A faithful copy of all the data below, please; leave no line out.

START Supplied data

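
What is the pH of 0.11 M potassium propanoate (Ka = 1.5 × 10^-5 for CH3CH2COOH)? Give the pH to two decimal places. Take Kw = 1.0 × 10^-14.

CH3CH2COO- is the conjugate base of the weak acid CH3CH2COOH.
Kb = Kw/Ka = 1.0×10^-14 / 1.5 × 10^-5 = 6.67 × 10^-10
From the ICE table, Kb = x²/(0.11 − x) = 6.67 × 10^-10.
Assume x ≪ 0.11: x ≈ √(6.67 × 10^-10 × 0.11) = 8.57 × 10^-6 M
Check: 0.0078% ionized — well under 5%, approximation valid.
pOH = −log(8.57 × 10^-6) = 5.07; pH = 14.00 − 5.07 = 8.93

pH = 8.93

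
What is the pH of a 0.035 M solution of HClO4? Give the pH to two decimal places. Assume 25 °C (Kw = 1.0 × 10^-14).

pH = 1.46

HClO4 is a strong acid and dissociates completely, so [H+] = 0.035 M.
pH = -log(0.035) = 1.46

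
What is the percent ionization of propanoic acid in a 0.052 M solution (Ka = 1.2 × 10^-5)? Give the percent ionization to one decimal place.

CH3CH2COOH ⇌ CH3CH2COO- + H+; let x = [H+] at equilibrium.
x ≈ √(Ka·C₀) = √(1.2 × 10^-5 × 0.052) = 7.90 × 10^-4 M
% ionization = x/C₀ × 100% = 7.90 × 10^-4/0.052 × 100% = 1.5%

1.5%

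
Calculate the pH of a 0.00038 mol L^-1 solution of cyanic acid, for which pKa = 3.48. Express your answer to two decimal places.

HOCN ⇌ OCN- + H+
Ka = 10^(−3.48) = 3.31 × 10^-4
Ka = [H+]²/(0.00038 − [H+]) = 3.31 × 10^-4
The 5% rule fails; solving [H+]² + Ka·[H+] − Ka·C₀ = 0 exactly:
[H+] = (−Ka + √(Ka² + 4·Ka·C₀))/2 = 2.26 × 10^-4 M
pH = −log[H+] = −log(2.26 × 10^-4) = 3.65

pH = 3.65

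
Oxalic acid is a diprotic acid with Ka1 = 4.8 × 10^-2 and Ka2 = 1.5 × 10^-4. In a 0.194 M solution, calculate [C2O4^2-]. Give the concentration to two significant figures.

1.5 × 10^-4 M

First ionization gives [H+] ≈ [HC2O4-] = 7.54 × 10^-2 M.
Second step: Ka2 = [H+][C2O4^2-]/[HC2O4-] ≈ [C2O4^2-] (since [H+] ≈ [HC2O4-]).
So [C2O4^2-] ≈ Ka2.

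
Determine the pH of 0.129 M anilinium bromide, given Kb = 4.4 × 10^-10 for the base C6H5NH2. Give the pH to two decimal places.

pH = 2.77

C6H5NH3+ is the conjugate acid of the weak base C6H5NH2.
Ka = Kw/Kb = 1.0×10^-14 / 4.4 × 10^-10 = 2.27 × 10^-5
Let x = [H+] at equilibrium. Ka = x²/(0.129 − x).
Since Ka ≪ C₀, x ≈ √(Ka·C₀) = 1.71 × 10^-3 M.
Check: 1.3% ionized — well under 5%, approximation valid.
pH = −log[H+] = −log(1.71 × 10^-3) = 2.77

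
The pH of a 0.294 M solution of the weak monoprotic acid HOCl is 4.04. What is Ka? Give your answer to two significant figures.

Ka = 2.8 × 10^-8

[H+] = 10^(-4.04) = 9.12 × 10^-5 M
At equilibrium [HA] = 0.294 − 9.12 × 10^-5 = 2.94 × 10^-1 M
Ka = [H+][A-]/[HA] = (9.12 × 10^-5)² / 2.94 × 10^-1 = 2.8 × 10^-8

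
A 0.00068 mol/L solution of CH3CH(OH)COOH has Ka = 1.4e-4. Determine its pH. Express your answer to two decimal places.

pH = 3.61

CH3CH(OH)COOH ⇌ CH3CH(OH)COO- + H+
Let x = [H+] at equilibrium. Ka = x²/(0.00068 − x).
x is not negligible relative to C₀; solve x² + 0.00014·x − 9.52e-08 = 0.
x = [−0.00014 + √(0.00014² + 3.81e-07)]/2 = 2.46 × 10^-4 M
pH = −log(2.46 × 10^-4) = 3.61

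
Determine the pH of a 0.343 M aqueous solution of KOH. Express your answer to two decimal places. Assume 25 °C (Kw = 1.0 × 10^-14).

KOH is a strong base; [OH-] = 0.343 M.
pOH = -log(0.343) = 0.46
pH = 14.00 - 0.46 = 13.54

pH = 13.54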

END Supplied data

Answer to the problem:
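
What is the pH of 0.11 M potassium propanoate (Ka = 1.5 × 10^-5 for CH3CH2COOH)? Give the pH to two decimal places. Take Kw = 1.0 × 10^-14.

CH3CH2COO- is the conjugate base of the weak acid CH3CH2COOH.
Kb = Kw/Ka = 1.0×10^-14 / 1.5 × 10^-5 = 6.67 × 10^-10
From the ICE table, Kb = x²/(0.11 − x) = 6.67 × 10^-10.
Assume x ≪ 0.11: x ≈ √(6.67 × 10^-10 × 0.11) = 8.57 × 10^-6 M
Check: 0.0078% ionized — well under 5%, approximation valid.
pOH = −log(8.57 × 10^-6) = 5.07; pH = 14.00 − 5.07 = 8.93

pH = 8.93

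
What is the pH of a 0.035 M solution of HClO4? Give the pH to two decimal places. Assume 25 °C (Kw = 1.0 × 10^-14).

pH = 1.46

HClO4 is a strong acid and dissociates completely, so [H+] = 0.035 M.
pH = -log(0.035) = 1.46

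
What is the percent ionization of propanoic acid in a 0.052 M solution (Ka = 1.2 × 10^-5)? Give the percent ionization to one decimal place.

CH3CH2COOH ⇌ CH3CH2COO- + H+; let x = [H+] at equilibrium.
x ≈ √(Ka·C₀) = √(1.2 × 10^-5 × 0.052) = 7.90 × 10^-4 M
% ionization = x/C₀ × 100% = 7.90 × 10^-4/0.052 × 100% = 1.5%

1.5%

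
Calculate the pH of a 0.00038 mol L^-1 solution of cyanic acid, for which pKa = 3.48. Express your answer to two decimal places.

HOCN ⇌ OCN- + H+
Ka = 10^(−3.48) = 3.31 × 10^-4
Ka = [H+]²/(0.00038 − [H+]) = 3.31 × 10^-4
The 5% rule fails; solving [H+]² + Ka·[H+] − Ka·C₀ = 0 exactly:
[H+] = (−Ka + √(Ka² + 4·Ka·C₀))/2 = 2.26 × 10^-4 M
pH = −log[H+] = −log(2.26 × 10^-4) = 3.65

pH = 3.65

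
Oxalic acid is a diprotic acid with Ka1 = 4.8 × 10^-2 and Ka2 = 1.5 × 10^-4. In a 0.194 M solution, calculate [C2O4^2-]. Give the concentration to two significant figures.

1.5 × 10^-4 M

First ionization gives [H+] ≈ [HC2O4-] = 7.54 × 10^-2 M.
Second step: Ka2 = [H+][C2O4^2-]/[HC2O4-] ≈ [C2O4^2-] (since [H+] ≈ [HC2O4-]).
So [C2O4^2-] ≈ Ka2.

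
Determine the pH of 0.129 M anilinium bromide, given Kb = 4.4 × 10^-10 for the base C6H5NH2. Give the pH to two decimal places.

pH = 2.77

C6H5NH3+ is the conjugate acid of the weak base C6H5NH2.
Ka = Kw/Kb = 1.0×10^-14 / 4.4 × 10^-10 = 2.27 × 10^-5
Let x = [H+] at equilibrium. Ka = x²/(0.129 − x).
Since Ka ≪ C₀, x ≈ √(Ka·C₀) = 1.71 × 10^-3 M.
Check: 1.3% ionized — well under 5%, approximation valid.
pH = −log[H+] = −log(1.71 × 10^-3) = 2.77

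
The pH of a 0.294 M solution of the weak monoprotic acid HOCl is 4.04. What is Ka? Give your answer to two significant figures.

Ka = 2.8 × 10^-8

[H+] = 10^(-4.04) = 9.12 × 10^-5 M
At equilibrium [HA] = 0.294 − 9.12 × 10^-5 = 2.94 × 10^-1 M
Ka = [H+][A-]/[HA] = (9.12 × 10^-5)² / 2.94 × 10^-1 = 2.8 × 10^-8

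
A 0.00068 mol/L solution of CH3CH(OH)COOH has Ka = 1.4e-4. Determine its pH. Express your answer to two decimal places.

pH = 3.61

CH3CH(OH)COOH ⇌ CH3CH(OH)COO- + H+
Let x = [H+] at equilibrium. Ka = x²/(0.00068 − x).
x is not negligible relative to C₀; solve x² + 0.00014·x − 9.52e-08 = 0.
x = [−0.00014 + √(0.00014² + 3.81e-07)]/2 = 2.46 × 10^-4 M
pH = −log(2.46 × 10^-4) = 3.61

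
Determine the pH of a 0.343 M aqueous solution of KOH. Express your answer to two decimal places. Assume 25 °C (Kw = 1.0 × 10^-14).

KOH is a strong base; [OH-] = 0.343 M.
pOH = -log(0.343) = 0.46
pH = 14.00 - 0.46 = 13.54

pH = 13.54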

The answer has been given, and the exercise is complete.